Exercise inputs below:

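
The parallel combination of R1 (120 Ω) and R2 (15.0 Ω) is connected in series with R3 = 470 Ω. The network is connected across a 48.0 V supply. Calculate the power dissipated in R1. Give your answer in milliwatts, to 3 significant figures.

Combine R1 and R2 into their parallel equivalent first, reducing the network to two series resistors.
R_p = (120×15.0)/(120+15.0) = 13.33 Ω
R_total = R_p + 470 = 13.33 + 470 = 483.3 Ω
I = V / R_total = 48.0 / 483.3 = 0.09931 A
Voltage across the parallel pair: V_p = I × R_p = 0.09931 × 13.33 = 1.324 V
Use P = V²/R for R1 with V = V_p.
P_R1 = (1.324)² / 120 = 0.01461 W

14.6 mW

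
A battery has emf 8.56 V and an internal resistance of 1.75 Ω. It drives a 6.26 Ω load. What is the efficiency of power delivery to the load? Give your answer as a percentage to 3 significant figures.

78.2 %

The source delivers εI, of which I²R reaches the load and I²r is lost; since I is common, η = R/(R+r).
η = R / (R + r) = 6.26 / (6.26 + 1.75) = 0.7815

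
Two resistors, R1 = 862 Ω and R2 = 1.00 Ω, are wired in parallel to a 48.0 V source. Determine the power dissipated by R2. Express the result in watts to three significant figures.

2300 W

Every branch has 48.0 V across it, so for R2 the power is simply V²/R.
P_R2 = V² / R2 = (48.0)² / 1.00 Ω = 2304 W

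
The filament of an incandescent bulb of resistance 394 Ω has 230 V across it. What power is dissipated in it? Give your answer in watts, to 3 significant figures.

134 W

V and R are stated; P = V²/R avoids computing the current.
P = (230 V)² / 394 Ω = 134.3 W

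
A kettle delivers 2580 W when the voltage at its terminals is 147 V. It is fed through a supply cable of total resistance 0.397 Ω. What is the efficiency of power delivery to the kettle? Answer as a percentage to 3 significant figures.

I = P / V = 2580 / 147 = 17.55 A through the supply cable.
P_line = I² R_line = (17.55)² × 0.397 = 122.3 W
P_source = P_load + P_line = 2580 + 122.3 = 2702 W
η = P_load / P_source = 2580 / 2702 = 0.9547

95.5 %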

End of Exercise inputs.

What you have to do. Print each line of the data exactly as it was written.

The answer.
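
The parallel combination of R1 (120 Ω) and R2 (15.0 Ω) is connected in series with R3 = 470 Ω. The network is connected across a 48.0 V supply. Calculate the power dissipated in R1. Give your answer in milliwatts, to 3 significant figures.

Combine R1 and R2 into their parallel equivalent first, reducing the network to two series resistors.
R_p = (120×15.0)/(120+15.0) = 13.33 Ω
R_total = R_p + 470 = 13.33 + 470 = 483.3 Ω
I = V / R_total = 48.0 / 483.3 = 0.09931 A
Voltage across the parallel pair: V_p = I × R_p = 0.09931 × 13.33 = 1.324 V
Use P = V²/R for R1 with V = V_p.
P_R1 = (1.324)² / 120 = 0.01461 W

14.6 mW

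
A battery has emf 8.56 V and an internal resistance of 1.75 Ω. It drives a 6.26 Ω load. What is the efficiency of power delivery to the load? Give your answer as a percentage to 3 significant figures.

78.2 %

The source delivers εI, of which I²R reaches the load and I²r is lost; since I is common, η = R/(R+r).
η = R / (R + r) = 6.26 / (6.26 + 1.75) = 0.7815

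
Two resistors, R1 = 862 Ω and R2 = 1.00 Ω, are wired in parallel to a 48.0 V source. Determine the power dissipated by R2. Express the result in watts to three significant figures.

2300 W

Every branch has 48.0 V across it, so for R2 the power is simply V²/R.
P_R2 = V² / R2 = (48.0)² / 1.00 Ω = 2304 W

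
The filament of an incandescent bulb of resistance 394 Ω has 230 V across it. What power is dissipated in it? Give your answer in watts, to 3 significant figures.

134 W

V and R are stated; P = V²/R avoids computing the current.
P = (230 V)² / 394 Ω = 134.3 W

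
A kettle delivers 2580 W when the voltage at its terminals is 147 V. It is fed through a supply cable of total resistance 0.397 Ω. What is the efficiency of power delivery to the kettle? Answer as a percentage to 3 significant figures.

I = P / V = 2580 / 147 = 17.55 A through the supply cable.
P_line = I² R_line = (17.55)² × 0.397 = 122.3 W
P_source = P_load + P_line = 2580 + 122.3 = 2702 W
η = P_load / P_source = 2580 / 2702 = 0.9547

95.5 %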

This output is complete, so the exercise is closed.